_Data for the task_
§ §

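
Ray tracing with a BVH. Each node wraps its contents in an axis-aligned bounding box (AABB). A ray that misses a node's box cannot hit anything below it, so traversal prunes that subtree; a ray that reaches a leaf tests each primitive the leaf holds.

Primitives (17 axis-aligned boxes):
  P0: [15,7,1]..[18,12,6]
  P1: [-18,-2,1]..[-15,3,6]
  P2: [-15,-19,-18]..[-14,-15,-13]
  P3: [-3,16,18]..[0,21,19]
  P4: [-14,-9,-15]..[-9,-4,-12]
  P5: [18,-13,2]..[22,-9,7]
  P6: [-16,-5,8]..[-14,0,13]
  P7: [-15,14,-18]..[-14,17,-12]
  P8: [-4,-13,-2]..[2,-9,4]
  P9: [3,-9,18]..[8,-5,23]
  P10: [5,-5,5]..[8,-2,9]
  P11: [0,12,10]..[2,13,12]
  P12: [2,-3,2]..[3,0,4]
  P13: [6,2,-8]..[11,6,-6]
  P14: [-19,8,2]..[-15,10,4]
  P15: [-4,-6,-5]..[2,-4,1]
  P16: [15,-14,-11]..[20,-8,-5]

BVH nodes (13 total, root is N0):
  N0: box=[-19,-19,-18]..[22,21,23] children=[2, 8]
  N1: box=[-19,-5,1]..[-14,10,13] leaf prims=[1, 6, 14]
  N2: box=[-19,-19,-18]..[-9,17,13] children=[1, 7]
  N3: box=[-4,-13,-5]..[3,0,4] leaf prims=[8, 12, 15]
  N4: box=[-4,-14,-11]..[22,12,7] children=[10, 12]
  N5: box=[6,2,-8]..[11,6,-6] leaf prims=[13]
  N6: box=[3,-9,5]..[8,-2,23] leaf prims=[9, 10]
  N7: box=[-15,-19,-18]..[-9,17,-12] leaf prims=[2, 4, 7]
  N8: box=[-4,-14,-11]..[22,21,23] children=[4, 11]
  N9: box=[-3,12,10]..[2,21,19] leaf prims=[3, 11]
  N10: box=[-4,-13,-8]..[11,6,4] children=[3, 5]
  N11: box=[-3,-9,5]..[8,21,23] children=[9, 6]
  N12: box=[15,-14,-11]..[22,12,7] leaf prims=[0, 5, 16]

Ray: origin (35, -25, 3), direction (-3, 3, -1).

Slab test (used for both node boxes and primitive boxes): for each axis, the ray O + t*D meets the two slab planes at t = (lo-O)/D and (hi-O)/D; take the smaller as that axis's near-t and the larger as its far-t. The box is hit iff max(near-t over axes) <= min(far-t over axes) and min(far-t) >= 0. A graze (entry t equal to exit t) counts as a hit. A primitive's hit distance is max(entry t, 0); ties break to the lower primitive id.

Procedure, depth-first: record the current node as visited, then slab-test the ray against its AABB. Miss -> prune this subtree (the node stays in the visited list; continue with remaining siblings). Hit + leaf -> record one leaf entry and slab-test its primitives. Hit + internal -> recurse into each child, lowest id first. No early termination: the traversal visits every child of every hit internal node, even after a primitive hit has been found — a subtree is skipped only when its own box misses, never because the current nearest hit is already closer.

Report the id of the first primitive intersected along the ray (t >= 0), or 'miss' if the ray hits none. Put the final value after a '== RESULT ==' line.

Traverse from the root:
N0 x:[13/3,18] y:[2,46/3] z:[-20,21] -> hit [13/3,46/3], descend [2, 8]
  N2 x:[44/3,18] y:[2,14] z:[-10,21] -> miss, prune
  N8 x:[13/3,13] y:[11/3,46/3] z:[-20,14] -> hit [13/3,13], descend [4, 11]
    N4 x:[13/3,13] y:[11/3,37/3] z:[-4,14] -> hit [13/3,37/3], descend [10, 12]
      N10 x:[8,13] y:[4,31/3] z:[-1,11] -> hit [8,31/3], descend [3, 5]
        N3 x:[32/3,13] y:[4,25/3] z:[-1,8] -> miss, prune
        N5 x:[8,29/3] y:[9,31/3] z:[9,11] -> hit [9,29/3] leaf, test {P13@t=9}
      N12 x:[13/3,20/3] y:[11/3,37/3] z:[-4,14] -> hit [13/3,20/3] leaf, test {P0(miss), P5(miss), P16(miss)}
    N11 x:[9,38/3] y:[16/3,46/3] z:[-20,-2] -> miss, prune

order=[0, 2, 8, 4, 10, 3, 5, 12, 11]  |boxes|=9  |leaves|=2  hit=P13

== RESULT ==
13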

§ §

_Task prompt_
Reproduce verbatim only the segment of the listing bounded by the line containing "P8: [-4,-13,-2]..[2,-9,4]" and the line containing "BVH nodes (13", with both boundary lines included.

_Task solution_
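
  P8: [-4,-13,-2]..[2,-9,4]
  P9: [3,-9,18]..[8,-5,23]
  P10: [5,-5,5]..[8,-2,9]
  P11: [0,12,10]..[2,13,12]
  P12: [2,-3,2]..[3,0,4]
  P13: [6,2,-8]..[11,6,-6]
  P14: [-19,8,2]..[-15,10,4]
  P15: [-4,-6,-5]..[2,-4,1]
  P16: [15,-14,-11]..[20,-8,-5]

BVH nodes (13 total, root is N0):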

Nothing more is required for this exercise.